▶ Records provided:
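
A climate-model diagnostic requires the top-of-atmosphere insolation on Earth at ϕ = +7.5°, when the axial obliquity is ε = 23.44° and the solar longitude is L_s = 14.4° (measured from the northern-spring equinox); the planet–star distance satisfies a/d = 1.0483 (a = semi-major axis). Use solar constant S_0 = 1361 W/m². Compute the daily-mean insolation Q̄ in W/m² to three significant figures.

Q̄ ≈ 479 W/m²

Solar declination: sin δ = sin ε · sin L_s = sin 23.44° × sin 14.4° = 0.09893, so δ = +5.677°.
cos h₀ = −tan(+7.5°) tan(+5.677°) = -0.0131, h₀ = 1.5839 rad.
Bracket: h₀ sin ϕ sin δ + cos ϕ cos δ sin h₀ = 1.5839×0.13053×0.09893 + 0.99144×0.99509×0.99991 = 0.020453 + 0.986483 = 1.006936.
Inverse-square distance factor (a/d)² = 1.0483² = 1.098933.
Q̄ = (S_0/π) × 1.098933 × [bracket] = (1361/π) × 1.098933 × 1.006936 = 479.4 W/m².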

▶ Problem requirements: Recreate the listing word for word, omitting nothing.

▶ Exercise response:
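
A climate-model diagnostic requires the top-of-atmosphere insolation on Earth at ϕ = +7.5°, when the axial obliquity is ε = 23.44° and the solar longitude is L_s = 14.4° (measured from the northern-spring equinox); the planet–star distance satisfies a/d = 1.0483 (a = semi-major axis). Use solar constant S_0 = 1361 W/m². Compute the daily-mean insolation Q̄ in W/m² to three significant figures.

Q̄ ≈ 479 W/m²

Solar declination: sin δ = sin ε · sin L_s = sin 23.44° × sin 14.4° = 0.09893, so δ = +5.677°.
cos h₀ = −tan(+7.5°) tan(+5.677°) = -0.0131, h₀ = 1.5839 rad.
Bracket: h₀ sin ϕ sin δ + cos ϕ cos δ sin h₀ = 1.5839×0.13053×0.09893 + 0.99144×0.99509×0.99991 = 0.020453 + 0.986483 = 1.006936.
Inverse-square distance factor (a/d)² = 1.0483² = 1.098933.
Q̄ = (S_0/π) × 1.098933 × [bracket] = (1361/π) × 1.098933 × 1.006936 = 479.4 W/m².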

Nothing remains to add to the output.